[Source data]
============================================================

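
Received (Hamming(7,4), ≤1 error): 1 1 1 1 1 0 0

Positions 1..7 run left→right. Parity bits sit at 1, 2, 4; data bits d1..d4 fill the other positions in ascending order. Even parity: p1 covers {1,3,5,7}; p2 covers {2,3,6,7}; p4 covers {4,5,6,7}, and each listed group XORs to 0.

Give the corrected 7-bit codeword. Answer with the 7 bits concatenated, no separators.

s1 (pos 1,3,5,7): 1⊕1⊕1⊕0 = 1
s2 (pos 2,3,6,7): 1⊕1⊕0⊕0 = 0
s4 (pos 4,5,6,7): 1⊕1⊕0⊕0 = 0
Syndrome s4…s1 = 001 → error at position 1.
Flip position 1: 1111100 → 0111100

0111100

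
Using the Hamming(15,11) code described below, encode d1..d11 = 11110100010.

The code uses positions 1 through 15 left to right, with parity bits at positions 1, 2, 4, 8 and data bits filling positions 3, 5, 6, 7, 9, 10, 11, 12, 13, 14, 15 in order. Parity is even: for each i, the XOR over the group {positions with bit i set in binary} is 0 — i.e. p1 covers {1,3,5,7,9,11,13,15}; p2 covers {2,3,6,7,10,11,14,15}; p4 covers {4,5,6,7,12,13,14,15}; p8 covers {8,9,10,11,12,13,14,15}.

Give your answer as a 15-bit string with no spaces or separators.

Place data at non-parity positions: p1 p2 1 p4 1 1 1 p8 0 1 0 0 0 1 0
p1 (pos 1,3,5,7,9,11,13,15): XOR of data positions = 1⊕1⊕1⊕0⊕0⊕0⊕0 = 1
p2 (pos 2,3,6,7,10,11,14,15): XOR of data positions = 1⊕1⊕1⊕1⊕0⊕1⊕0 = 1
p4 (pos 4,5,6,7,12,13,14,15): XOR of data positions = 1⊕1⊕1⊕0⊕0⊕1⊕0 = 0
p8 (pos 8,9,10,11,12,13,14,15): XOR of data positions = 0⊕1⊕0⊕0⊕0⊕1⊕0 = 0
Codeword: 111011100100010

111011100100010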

============================================================

■ Required work
Only lines that include "order" belong in the answer; return them from the entries above.

■ Answer to the problem
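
Positions 1..7 run left→right. Parity bits sit at 1, 2, 4; data bits d1..d4 fill the other positions in ascending order. Even parity: p1 covers {1,3,5,7}; p2 covers {2,3,6,7}; p4 covers {4,5,6,7}, and each listed group XORs to 0.
The code uses positions 1 through 15 left to right, with parity bits at positions 1, 2, 4, 8 and data bits filling positions 3, 5, 6, 7, 9, 10, 11, 12, 13, 14, 15 in order. Parity is even: for each i, the XOR over the group {positions with bit i set in binary} is 0 — i.e. p1 covers {1,3,5,7,9,11,13,15}; p2 covers {2,3,6,7,10,11,14,15}; p4 covers {4,5,6,7,12,13,14,15}; p8 covers {8,9,10,11,12,13,14,15}.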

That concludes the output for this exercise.